◆ Exercise description:
Please give again, exactly, every line of the material from the one containing "On a coordinate grid, a closed fence encloses the triangle" to the end, including both of those lines.

----

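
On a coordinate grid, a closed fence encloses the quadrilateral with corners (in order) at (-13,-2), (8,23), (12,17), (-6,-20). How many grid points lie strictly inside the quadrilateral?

Using the shoelace formula, 2A = |[(-13)·23 − 8·(-2)] + [8·17 − 12·23] + [12·(-20) − (-6)·17] + [(-6)·(-2) − (-13)·(-20)]| = 809, so the area is 404.5.
Along each edge there are gcd(|Δx|,|Δy|)+1 lattice points, so counting each shared vertex once the boundary has gcd(21,25) + gcd(4,6) + gcd(18,37) + gcd(7,18) = 1+2+1+1 = 5.
By Pick's theorem A = I + B/2 − 1, so I = 404.5 − 5/2 + 1 = 403.

403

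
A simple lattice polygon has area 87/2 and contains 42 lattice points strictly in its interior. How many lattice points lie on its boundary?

5

Pick's theorem gives A = I + B/2 − 1, so B = 2(A − I + 1) = 2(87/2 − 42 + 1) = 5.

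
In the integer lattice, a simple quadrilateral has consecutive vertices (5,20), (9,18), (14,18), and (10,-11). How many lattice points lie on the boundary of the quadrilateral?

Summing gcd(|Δx|,|Δy|) over the edges gives the boundary count: gcd(4,2) + gcd(5,0) + gcd(4,29) + gcd(5,31) = 2+5+1+1 = 9.

9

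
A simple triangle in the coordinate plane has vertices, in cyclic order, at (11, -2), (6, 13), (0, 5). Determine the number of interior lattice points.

By the shoelace formula, twice the signed area is |(11·13 − 6·(-2)) + (6·5 − 0·13) + (0·(-2) − 11·5)| = 130, so the area is 65.
Along each edge there are gcd(|Δx|,|Δy|)+1 lattice points, so counting each shared vertex once the boundary has gcd(5,15) + gcd(6,8) + gcd(11,7) = 5+2+1 = 8.
Pick's theorem gives I = A − B/2 + 1 = 65 − 8/2 + 1 = 62.

62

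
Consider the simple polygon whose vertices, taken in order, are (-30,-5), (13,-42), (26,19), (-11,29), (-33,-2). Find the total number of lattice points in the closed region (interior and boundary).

Using the shoelace formula, 2A = |((-30)·(-42) − 13·(-5)) + (13·19 − 26·(-42)) + (26·29 − (-11)·19) + ((-11)·(-2) − (-33)·29) + ((-33)·(-5) − (-30)·(-2))| = 4711, so the area is 4711/2.
Along each edge there are gcd(|Δx|,|Δy|)+1 lattice points, so counting each shared vertex once the boundary has gcd(43,37) + gcd(13,61) + gcd(37,10) + gcd(22,31) + gcd(3,3) = 1+1+1+1+3 = 7.
Pick's theorem gives I = A − B/2 + 1 = 4711/2 − 7/2 + 1 = 2353, so the closed region contains I + B = 2353 + 7 = 2360 lattice points.

2360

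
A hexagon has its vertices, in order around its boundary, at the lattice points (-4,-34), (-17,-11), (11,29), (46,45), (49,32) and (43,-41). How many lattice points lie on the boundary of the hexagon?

9

Along each edge there are gcd(|Δx|,|Δy|)+1 lattice points, so counting each shared vertex once the boundary has gcd(13,23) + gcd(28,40) + gcd(35,16) + gcd(3,13) + gcd(6,73) + gcd(47,7) = 1+4+1+1+1+1 = 9.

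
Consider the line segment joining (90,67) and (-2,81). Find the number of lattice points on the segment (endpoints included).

The number of lattice points on a segment between lattice points is gcd(|Δx|,|Δy|) + 1 = gcd(92,14) + 1 = 2 + 1 = 3.

3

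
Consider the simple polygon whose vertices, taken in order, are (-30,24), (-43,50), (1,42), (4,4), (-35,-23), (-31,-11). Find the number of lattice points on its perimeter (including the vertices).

The number of boundary lattice points is Σ gcd(|Δx|,|Δy|) = gcd(13,26) + gcd(44,8) + gcd(3,38) + gcd(39,27) + gcd(4,12) + gcd(1,35) = 13+4+1+3+4+1 = 26.

26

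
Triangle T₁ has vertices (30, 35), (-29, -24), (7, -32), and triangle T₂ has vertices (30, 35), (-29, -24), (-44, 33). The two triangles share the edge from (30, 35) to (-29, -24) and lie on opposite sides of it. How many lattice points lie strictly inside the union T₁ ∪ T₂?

3418

The union is the simple quadrilateral with vertices (30, 35), (7, -32), (-29, -24), (-44, 33) in order.
The shoelace formula gives twice the area as |(30·(-32) − 7·35) + (7·(-24) − (-29)·(-32)) + ((-29)·33 − (-44)·(-24)) + ((-44)·35 − 30·33)| = 6844, so the area is 3422.
Summing gcd(|Δx|,|Δy|) over the edges gives the boundary count: gcd(23,67) + gcd(36,8) + gcd(15,57) + gcd(74,2) = 1+4+3+2 = 10.
By Pick's theorem I = A − B/2 + 1 = 3422 − 10/2 + 1 = 3418.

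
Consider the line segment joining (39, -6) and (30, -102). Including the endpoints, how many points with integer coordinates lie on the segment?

The number of lattice points on a segment between lattice points is gcd(|Δx|,|Δy|) + 1 = gcd(9,96) + 1 = 3 + 1 = 4.

4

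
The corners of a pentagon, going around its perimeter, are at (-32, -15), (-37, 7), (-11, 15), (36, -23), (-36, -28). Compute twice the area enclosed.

3736

By the shoelace formula, twice the signed area is |[(-32)·7 − (-37)·(-15)] + [(-37)·15 − (-11)·7] + [(-11)·(-23) − 36·15] + [36·(-28) − (-36)·(-23)] + [(-36)·(-15) − (-32)·(-28)]| = 3736, so the area is 1868.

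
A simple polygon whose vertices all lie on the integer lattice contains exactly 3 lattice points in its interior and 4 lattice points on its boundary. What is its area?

4

By Pick's theorem, A = I + B/2 − 1 = 3 + 4/2 − 1 = 4.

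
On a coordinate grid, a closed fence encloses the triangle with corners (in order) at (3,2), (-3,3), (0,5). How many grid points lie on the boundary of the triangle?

5

Along each edge there are gcd(|Δx|,|Δy|)+1 lattice points, so counting each shared vertex once the boundary has gcd(6,1) + gcd(3,2) + gcd(3,3) = 1+1+3 = 5.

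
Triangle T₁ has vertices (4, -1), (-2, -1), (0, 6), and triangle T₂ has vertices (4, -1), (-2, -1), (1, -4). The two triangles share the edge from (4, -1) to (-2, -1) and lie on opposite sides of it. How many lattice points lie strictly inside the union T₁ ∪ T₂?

27

The union is the simple quadrilateral with vertices (4, -1), (0, 6), (-2, -1), (1, -4) in order.
Using the shoelace formula, 2A = |(4·6 − 0·(-1)) + (0·(-1) − (-2)·6) + ((-2)·(-4) − 1·(-1)) + (1·(-1) − 4·(-4))| = 60, so the area is 30.
Summing gcd(|Δx|,|Δy|) over the edges gives the boundary count: gcd(4,7) + gcd(2,7) + gcd(3,3) + gcd(3,3) = 1+1+3+3 = 8.
By Pick's theorem I = A − B/2 + 1 = 30 − 8/2 + 1 = 27.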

----

◆ Answer to the exercise:
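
On a coordinate grid, a closed fence encloses the triangle with corners (in order) at (3,2), (-3,3), (0,5). How many grid points lie on the boundary of the triangle?

5

Along each edge there are gcd(|Δx|,|Δy|)+1 lattice points, so counting each shared vertex once the boundary has gcd(6,1) + gcd(3,2) + gcd(3,3) = 1+1+3 = 5.

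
Triangle T₁ has vertices (4, -1), (-2, -1), (0, 6), and triangle T₂ has vertices (4, -1), (-2, -1), (1, -4). The two triangles share the edge from (4, -1) to (-2, -1) and lie on opposite sides of it. How many lattice points lie strictly inside the union T₁ ∪ T₂?

27

The union is the simple quadrilateral with vertices (4, -1), (0, 6), (-2, -1), (1, -4) in order.
Using the shoelace formula, 2A = |(4·6 − 0·(-1)) + (0·(-1) − (-2)·6) + ((-2)·(-4) − 1·(-1)) + (1·(-1) − 4·(-4))| = 60, so the area is 30.
Summing gcd(|Δx|,|Δy|) over the edges gives the boundary count: gcd(4,7) + gcd(2,7) + gcd(3,3) + gcd(3,3) = 1+1+3+3 = 8.
By Pick's theorem I = A − B/2 + 1 = 30 − 8/2 + 1 = 27.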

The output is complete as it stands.